- **TASK**
Pick up at the line with "The running time". Write it out exactly, along with each later line through the end of the data, and nothing more.

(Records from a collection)
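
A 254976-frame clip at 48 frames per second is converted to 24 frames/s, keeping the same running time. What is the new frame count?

Frames at target rate = 254976 × (24) / (48) = 127488.

127488 frames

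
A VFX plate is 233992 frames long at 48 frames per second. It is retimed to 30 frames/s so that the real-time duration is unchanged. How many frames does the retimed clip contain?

Frames at target rate = 233992 × (30) / (48) = 146245.

146245 frames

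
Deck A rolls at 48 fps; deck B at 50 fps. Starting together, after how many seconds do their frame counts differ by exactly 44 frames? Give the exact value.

The gap grows by |50 − 48| = 2 frames per second.
Time for a 44-frame gap: 44 ÷ (2) = 22 s.

22 seconds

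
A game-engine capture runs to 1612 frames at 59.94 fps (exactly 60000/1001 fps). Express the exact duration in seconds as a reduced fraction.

Running time = 1612 ÷ (60000/1001) = 1612 × 1001/60000 = 403403/15000 s.

403403/15000 seconds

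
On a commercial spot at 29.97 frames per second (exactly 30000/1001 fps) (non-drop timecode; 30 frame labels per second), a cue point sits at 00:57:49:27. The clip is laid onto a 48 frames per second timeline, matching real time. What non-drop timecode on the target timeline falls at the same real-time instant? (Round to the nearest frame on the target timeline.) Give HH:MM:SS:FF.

Source frame index: (0×3600 + 57×60 + 49) × 30 + 27 = 104097.
Real time: 104097 / (30000/1001) = 34733699/10000 s.
Target frame: (34733699/10000) × (48) = 104201097/625 ≈ 166721.755 → 166722.
At 48 labels/s: frame 166722 → 00:57:53:18.

00:57:53:18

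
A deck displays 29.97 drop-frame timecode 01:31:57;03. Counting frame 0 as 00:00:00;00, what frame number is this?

165349

As if non-drop at 30 labels/s: (1 × 3600 + 31 × 60 + 57) × 30 + 3 = 165513.
Minute boundaries passed: 91; those not divisible by 10: 91 − 9 = 82; dropped labels = 2 × 82 = 164.
Actual frame index = 165513 − 164 = 165349.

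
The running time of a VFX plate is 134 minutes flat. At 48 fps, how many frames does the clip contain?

385920 frames

134 min = 8040 s.
Frames = 8040 × 48 = 385920.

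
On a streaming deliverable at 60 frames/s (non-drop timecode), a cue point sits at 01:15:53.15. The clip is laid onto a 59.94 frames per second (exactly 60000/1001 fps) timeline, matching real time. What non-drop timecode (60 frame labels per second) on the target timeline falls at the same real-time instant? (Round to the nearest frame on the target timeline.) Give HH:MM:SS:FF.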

- **ANSWER TO THIS EXERCISE**
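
The running time of a VFX plate is 134 minutes flat. At 48 fps, how many frames does the clip contain?

385920 frames

134 min = 8040 s.
Frames = 8040 × 48 = 385920.

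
On a streaming deliverable at 60 frames/s (non-drop timecode), a cue point sits at 01:15:53.15. The clip is laid onto a 59.94 frames per second (exactly 60000/1001 fps) timeline, matching real time. What non-drop timecode (60 frame labels per second) on the target timeline falls at the same real-time instant? (Round to the nearest frame on the target timeline.) Give HH:MM:SS:FF.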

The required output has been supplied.